[Dataset excerpts]
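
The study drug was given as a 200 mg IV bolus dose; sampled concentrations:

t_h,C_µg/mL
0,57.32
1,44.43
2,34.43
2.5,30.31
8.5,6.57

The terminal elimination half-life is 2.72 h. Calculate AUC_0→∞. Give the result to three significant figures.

Trapezoidal AUC_0→8.5:
  [0→1]: (57.32+44.43)/2 × 1 = 50.875
  [1→2]: (44.43+34.43)/2 × 1 = 39.43
  [2→2.5]: (34.43+30.31)/2 × 0.5 = 16.185
  [2.5→8.5]: (30.31+6.57)/2 × 6 = 110.64
  Sum = 217.13 µg/mL·h
k_e = ln2 / t½ = 0.693147 / 2.72 = 0.2548 h^-1
Extrapolated tail: C_last / k_e = 6.57 / 0.2548 = 25.785
AUC_0→∞ = 217.13 + 25.785 = 242.915 µg/mL·h

AUC = 243 µg/mL·h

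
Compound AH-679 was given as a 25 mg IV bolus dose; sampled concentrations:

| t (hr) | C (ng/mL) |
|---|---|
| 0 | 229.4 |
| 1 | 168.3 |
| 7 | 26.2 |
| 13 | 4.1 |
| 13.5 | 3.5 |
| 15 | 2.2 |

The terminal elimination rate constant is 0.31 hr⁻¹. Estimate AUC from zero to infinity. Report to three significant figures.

Trapezoidal AUC_0→15:
  [0→1]: (229.4+168.3)/2 × 1 = 198.85
  [1→7]: (168.3+26.2)/2 × 6 = 583.5
  [7→13]: (26.2+4.1)/2 × 6 = 90.9
  [13→13.5]: (4.1+3.5)/2 × 0.5 = 1.9
  [13.5→15]: (3.5+2.2)/2 × 1.5 = 4.275
  Sum = 879.425 ng/mL·hr
Extrapolated tail: C_last / k_e = 2.2 / 0.31 = 7.097
AUC_0→∞ = 879.425 + 7.097 = 886.522 ng/mL·hr

AUC = 887 ng/mL·hr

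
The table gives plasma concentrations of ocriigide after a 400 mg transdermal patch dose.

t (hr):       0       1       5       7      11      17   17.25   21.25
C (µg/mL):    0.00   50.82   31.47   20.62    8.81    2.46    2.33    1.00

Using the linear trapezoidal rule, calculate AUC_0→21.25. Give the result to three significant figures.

Trapezoidal AUC_0→21.25:
  [0→1]: (0.00+50.82)/2 × 1 = 25.41
  [1→5]: (50.82+31.47)/2 × 4 = 164.58
  [5→7]: (31.47+20.62)/2 × 2 = 52.09
  [7→11]: (20.62+8.81)/2 × 4 = 58.86
  [11→17]: (8.81+2.46)/2 × 6 = 33.81
  [17→17.25]: (2.46+2.33)/2 × 0.25 = 0.59875
  [17.25→21.25]: (2.33+1.00)/2 × 4 = 6.66
  Sum = 342.00875 µg/mL·hr

AUC = 342 µg/mL·hr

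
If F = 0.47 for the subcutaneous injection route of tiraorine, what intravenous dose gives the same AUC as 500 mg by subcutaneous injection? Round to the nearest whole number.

Systemic exposure from an extravascular dose = F × D_ev, so the equivalent IV dose is F × D_ev.
D_iv = F × D_ev = 0.47 × 500 = 235 mg

D_iv = 235 mg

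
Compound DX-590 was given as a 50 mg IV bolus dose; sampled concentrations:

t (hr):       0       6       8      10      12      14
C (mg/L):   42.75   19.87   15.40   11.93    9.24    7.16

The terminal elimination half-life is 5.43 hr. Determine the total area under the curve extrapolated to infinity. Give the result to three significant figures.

AUC = 344 mg/L·hr

Trapezoidal AUC_0→14:
  [0→6]: (42.75+19.87)/2 × 6 = 187.86
  [6→8]: (19.87+15.40)/2 × 2 = 35.27
  [8→10]: (15.40+11.93)/2 × 2 = 27.33
  [10→12]: (11.93+9.24)/2 × 2 = 21.17
  [12→14]: (9.24+7.16)/2 × 2 = 16.4
  Sum = 288.03 mg/L·hr
k_e = ln2 / t½ = 0.693147 / 5.43 = 0.1277 hr^-1
Extrapolated tail: C_last / k_e = 7.16 / 0.1277 = 56.069
AUC_0→∞ = 288.03 + 56.069 = 344.099 mg/L·hr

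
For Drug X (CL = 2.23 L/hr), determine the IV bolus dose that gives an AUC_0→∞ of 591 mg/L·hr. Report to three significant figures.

Dose = 1320 mg

Dose_iv = CL × AUC_0→∞
     = 2.23 × 591 = 1317.93 mg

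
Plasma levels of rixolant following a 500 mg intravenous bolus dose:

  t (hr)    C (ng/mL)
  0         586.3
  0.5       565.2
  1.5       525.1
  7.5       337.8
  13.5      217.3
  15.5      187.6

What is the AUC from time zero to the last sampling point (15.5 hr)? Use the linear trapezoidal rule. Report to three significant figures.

Trapezoidal AUC_0→15.5:
  [0→0.5]: (586.3+565.2)/2 × 0.5 = 287.875
  [0.5→1.5]: (565.2+525.1)/2 × 1 = 545.15
  [1.5→7.5]: (525.1+337.8)/2 × 6 = 2588.7
  [7.5→13.5]: (337.8+217.3)/2 × 6 = 1665.3
  [13.5→15.5]: (217.3+187.6)/2 × 2 = 404.9
  Sum = 5491.925 ng/mL·hr

AUC = 5490 ng/mL·hr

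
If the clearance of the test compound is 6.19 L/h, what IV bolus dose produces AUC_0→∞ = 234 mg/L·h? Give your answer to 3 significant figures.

Dose_iv = CL × AUC_0→∞
     = 6.19 × 234 = 1448.46 mg

Dose = 1450 mg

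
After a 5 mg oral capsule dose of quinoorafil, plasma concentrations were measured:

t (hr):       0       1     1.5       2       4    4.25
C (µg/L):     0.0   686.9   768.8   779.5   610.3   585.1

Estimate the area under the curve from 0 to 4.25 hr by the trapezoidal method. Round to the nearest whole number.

Trapezoidal AUC_0→4.25:
  [0→1]: (0.0+686.9)/2 × 1 = 343.45
  [1→1.5]: (686.9+768.8)/2 × 0.5 = 363.925
  [1.5→2]: (768.8+779.5)/2 × 0.5 = 387.075
  [2→4]: (779.5+610.3)/2 × 2 = 1389.8
  [4→4.25]: (610.3+585.1)/2 × 0.25 = 149.425
  Sum = 2633.675 µg/L·hr

AUC = 2634 µg/L·hr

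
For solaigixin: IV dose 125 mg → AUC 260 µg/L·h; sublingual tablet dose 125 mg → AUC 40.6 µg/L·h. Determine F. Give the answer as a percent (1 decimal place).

F = 15.6%

F = (AUC_ev / D_ev) / (AUC_iv / D_iv)
  = (40.6/125) / (260/125)
  = 0.3248 / 2.08 = 0.1562
  = 15.62%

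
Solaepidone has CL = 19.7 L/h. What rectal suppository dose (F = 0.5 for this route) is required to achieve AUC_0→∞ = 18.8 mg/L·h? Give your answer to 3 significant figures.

Dose = CL × AUC_0→∞ / F
     = 19.7 × 18.8 / 0.5 = 740.72 mg

Dose = 741 mg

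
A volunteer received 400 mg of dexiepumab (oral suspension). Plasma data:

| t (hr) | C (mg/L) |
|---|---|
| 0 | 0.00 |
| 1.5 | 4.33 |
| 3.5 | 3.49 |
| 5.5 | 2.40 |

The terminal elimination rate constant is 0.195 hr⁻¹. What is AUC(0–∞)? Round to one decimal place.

Trapezoidal AUC_0→5.5:
  [0→1.5]: (0.00+4.33)/2 × 1.5 = 3.2475
  [1.5→3.5]: (4.33+3.49)/2 × 2 = 7.82
  [3.5→5.5]: (3.49+2.40)/2 × 2 = 5.89
  Sum = 16.9575 mg/L·hr
Extrapolated tail: C_last / k_e = 2.40 / 0.195 = 12.308
AUC_0→∞ = 16.9575 + 12.308 = 29.2655 mg/L·hr

AUC = 29.3 mg/L·hr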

• _TASK BRIEF_:
Only the lines above that hold "given" are wanted. Show every one of them.

• _RESPONSE AREA_:
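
The study drug was given as a 200 mg IV bolus dose; sampled concentrations:
Compound AH-679 was given as a 25 mg IV bolus dose; sampled concentrations:
Compound DX-590 was given as a 50 mg IV bolus dose; sampled concentrations: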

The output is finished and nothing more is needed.